** Input for this task follows **

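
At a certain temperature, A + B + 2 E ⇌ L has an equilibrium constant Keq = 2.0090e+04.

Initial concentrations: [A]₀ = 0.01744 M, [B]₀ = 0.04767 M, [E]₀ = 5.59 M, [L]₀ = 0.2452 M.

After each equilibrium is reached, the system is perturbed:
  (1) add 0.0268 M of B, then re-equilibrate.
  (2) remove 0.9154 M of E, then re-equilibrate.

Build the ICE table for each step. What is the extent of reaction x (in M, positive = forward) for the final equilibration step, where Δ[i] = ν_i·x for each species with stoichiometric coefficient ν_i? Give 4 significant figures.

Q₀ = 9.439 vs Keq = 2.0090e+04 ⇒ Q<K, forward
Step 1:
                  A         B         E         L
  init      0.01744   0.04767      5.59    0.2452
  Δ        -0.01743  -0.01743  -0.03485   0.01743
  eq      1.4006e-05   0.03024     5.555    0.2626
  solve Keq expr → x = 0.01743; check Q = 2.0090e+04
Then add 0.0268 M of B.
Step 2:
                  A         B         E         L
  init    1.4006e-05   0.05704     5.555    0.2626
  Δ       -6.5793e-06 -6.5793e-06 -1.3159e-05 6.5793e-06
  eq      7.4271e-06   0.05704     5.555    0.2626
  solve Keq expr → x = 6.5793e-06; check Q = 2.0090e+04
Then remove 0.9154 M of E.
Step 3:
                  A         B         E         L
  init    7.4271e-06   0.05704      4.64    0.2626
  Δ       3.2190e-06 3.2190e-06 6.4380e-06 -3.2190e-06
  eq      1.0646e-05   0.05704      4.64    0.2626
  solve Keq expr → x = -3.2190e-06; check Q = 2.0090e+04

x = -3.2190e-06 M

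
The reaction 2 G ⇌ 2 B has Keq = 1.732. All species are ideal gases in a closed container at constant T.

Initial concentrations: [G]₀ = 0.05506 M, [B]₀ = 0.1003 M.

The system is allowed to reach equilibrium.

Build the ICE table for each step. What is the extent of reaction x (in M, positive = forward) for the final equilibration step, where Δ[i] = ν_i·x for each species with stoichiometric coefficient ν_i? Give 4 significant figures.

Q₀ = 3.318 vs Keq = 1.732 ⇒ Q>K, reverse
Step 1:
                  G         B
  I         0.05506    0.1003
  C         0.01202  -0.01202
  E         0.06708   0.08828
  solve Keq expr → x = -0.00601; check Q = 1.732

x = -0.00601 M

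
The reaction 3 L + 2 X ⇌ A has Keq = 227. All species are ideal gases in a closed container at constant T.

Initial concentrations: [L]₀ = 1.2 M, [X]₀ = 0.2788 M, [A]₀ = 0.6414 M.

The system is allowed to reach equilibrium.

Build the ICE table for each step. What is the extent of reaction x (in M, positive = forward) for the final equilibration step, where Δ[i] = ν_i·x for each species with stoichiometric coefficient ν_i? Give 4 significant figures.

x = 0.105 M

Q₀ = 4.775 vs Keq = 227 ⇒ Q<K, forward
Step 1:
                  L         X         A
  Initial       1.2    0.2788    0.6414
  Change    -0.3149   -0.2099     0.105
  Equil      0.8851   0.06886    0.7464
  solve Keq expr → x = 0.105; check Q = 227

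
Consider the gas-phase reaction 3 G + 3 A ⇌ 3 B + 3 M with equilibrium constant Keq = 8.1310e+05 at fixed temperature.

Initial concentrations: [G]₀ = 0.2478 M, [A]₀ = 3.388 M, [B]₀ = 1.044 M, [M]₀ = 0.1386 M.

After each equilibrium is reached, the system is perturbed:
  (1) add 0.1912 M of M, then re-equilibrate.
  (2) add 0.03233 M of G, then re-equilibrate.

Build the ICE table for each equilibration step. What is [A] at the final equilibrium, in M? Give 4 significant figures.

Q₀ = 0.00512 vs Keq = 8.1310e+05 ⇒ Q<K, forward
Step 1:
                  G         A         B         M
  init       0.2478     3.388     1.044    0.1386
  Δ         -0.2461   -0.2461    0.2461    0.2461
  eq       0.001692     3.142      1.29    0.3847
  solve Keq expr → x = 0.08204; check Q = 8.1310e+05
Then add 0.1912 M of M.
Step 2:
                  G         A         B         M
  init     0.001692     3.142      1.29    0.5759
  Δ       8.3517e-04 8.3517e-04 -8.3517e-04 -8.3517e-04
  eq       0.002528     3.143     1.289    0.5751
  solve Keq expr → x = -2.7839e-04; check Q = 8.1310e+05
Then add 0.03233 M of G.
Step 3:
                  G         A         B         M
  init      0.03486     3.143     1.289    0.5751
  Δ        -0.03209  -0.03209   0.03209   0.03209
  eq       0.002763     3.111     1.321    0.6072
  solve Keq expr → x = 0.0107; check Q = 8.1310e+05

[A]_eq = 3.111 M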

** End of Input for this task **

## Prompt
An exact reproduction of the data is required. Leave nothing out.

## Reply
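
At a certain temperature, A + B + 2 E ⇌ L has an equilibrium constant Keq = 2.0090e+04.

Initial concentrations: [A]₀ = 0.01744 M, [B]₀ = 0.04767 M, [E]₀ = 5.59 M, [L]₀ = 0.2452 M.

After each equilibrium is reached, the system is perturbed:
  (1) add 0.0268 M of B, then re-equilibrate.
  (2) remove 0.9154 M of E, then re-equilibrate.

Build the ICE table for each step. What is the extent of reaction x (in M, positive = forward) for the final equilibration step, where Δ[i] = ν_i·x for each species with stoichiometric coefficient ν_i? Give 4 significant figures.

Q₀ = 9.439 vs Keq = 2.0090e+04 ⇒ Q<K, forward
Step 1:
                  A         B         E         L
  init      0.01744   0.04767      5.59    0.2452
  Δ        -0.01743  -0.01743  -0.03485   0.01743
  eq      1.4006e-05   0.03024     5.555    0.2626
  solve Keq expr → x = 0.01743; check Q = 2.0090e+04
Then add 0.0268 M of B.
Step 2:
                  A         B         E         L
  init    1.4006e-05   0.05704     5.555    0.2626
  Δ       -6.5793e-06 -6.5793e-06 -1.3159e-05 6.5793e-06
  eq      7.4271e-06   0.05704     5.555    0.2626
  solve Keq expr → x = 6.5793e-06; check Q = 2.0090e+04
Then remove 0.9154 M of E.
Step 3:
                  A         B         E         L
  init    7.4271e-06   0.05704      4.64    0.2626
  Δ       3.2190e-06 3.2190e-06 6.4380e-06 -3.2190e-06
  eq      1.0646e-05   0.05704      4.64    0.2626
  solve Keq expr → x = -3.2190e-06; check Q = 2.0090e+04

x = -3.2190e-06 M

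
The reaction 2 G ⇌ 2 B has Keq = 1.732. All species are ideal gases in a closed container at constant T.

Initial concentrations: [G]₀ = 0.05506 M, [B]₀ = 0.1003 M.

The system is allowed to reach equilibrium.

Build the ICE table for each step. What is the extent of reaction x (in M, positive = forward) for the final equilibration step, where Δ[i] = ν_i·x for each species with stoichiometric coefficient ν_i? Give 4 significant figures.

Q₀ = 3.318 vs Keq = 1.732 ⇒ Q>K, reverse
Step 1:
                  G         B
  I         0.05506    0.1003
  C         0.01202  -0.01202
  E         0.06708   0.08828
  solve Keq expr → x = -0.00601; check Q = 1.732

x = -0.00601 M

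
The reaction 3 L + 2 X ⇌ A has Keq = 227. All species are ideal gases in a closed container at constant T.

Initial concentrations: [L]₀ = 1.2 M, [X]₀ = 0.2788 M, [A]₀ = 0.6414 M.

The system is allowed to reach equilibrium.

Build the ICE table for each step. What is the extent of reaction x (in M, positive = forward) for the final equilibration step, where Δ[i] = ν_i·x for each species with stoichiometric coefficient ν_i? Give 4 significant figures.

x = 0.105 M

Q₀ = 4.775 vs Keq = 227 ⇒ Q<K, forward
Step 1:
                  L         X         A
  Initial       1.2    0.2788    0.6414
  Change    -0.3149   -0.2099     0.105
  Equil      0.8851   0.06886    0.7464
  solve Keq expr → x = 0.105; check Q = 227

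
Consider the gas-phase reaction 3 G + 3 A ⇌ 3 B + 3 M with equilibrium constant Keq = 8.1310e+05 at fixed temperature.

Initial concentrations: [G]₀ = 0.2478 M, [A]₀ = 3.388 M, [B]₀ = 1.044 M, [M]₀ = 0.1386 M.

After each equilibrium is reached, the system is perturbed:
  (1) add 0.1912 M of M, then re-equilibrate.
  (2) add 0.03233 M of G, then re-equilibrate.

Build the ICE table for each equilibration step. What is [A] at the final equilibrium, in M? Give 4 significant figures.

Q₀ = 0.00512 vs Keq = 8.1310e+05 ⇒ Q<K, forward
Step 1:
                  G         A         B         M
  init       0.2478     3.388     1.044    0.1386
  Δ         -0.2461   -0.2461    0.2461    0.2461
  eq       0.001692     3.142      1.29    0.3847
  solve Keq expr → x = 0.08204; check Q = 8.1310e+05
Then add 0.1912 M of M.
Step 2:
                  G         A         B         M
  init     0.001692     3.142      1.29    0.5759
  Δ       8.3517e-04 8.3517e-04 -8.3517e-04 -8.3517e-04
  eq       0.002528     3.143     1.289    0.5751
  solve Keq expr → x = -2.7839e-04; check Q = 8.1310e+05
Then add 0.03233 M of G.
Step 3:
                  G         A         B         M
  init      0.03486     3.143     1.289    0.5751
  Δ        -0.03209  -0.03209   0.03209   0.03209
  eq       0.002763     3.111     1.321    0.6072
  solve Keq expr → x = 0.0107; check Q = 8.1310e+05

[A]_eq = 3.111 M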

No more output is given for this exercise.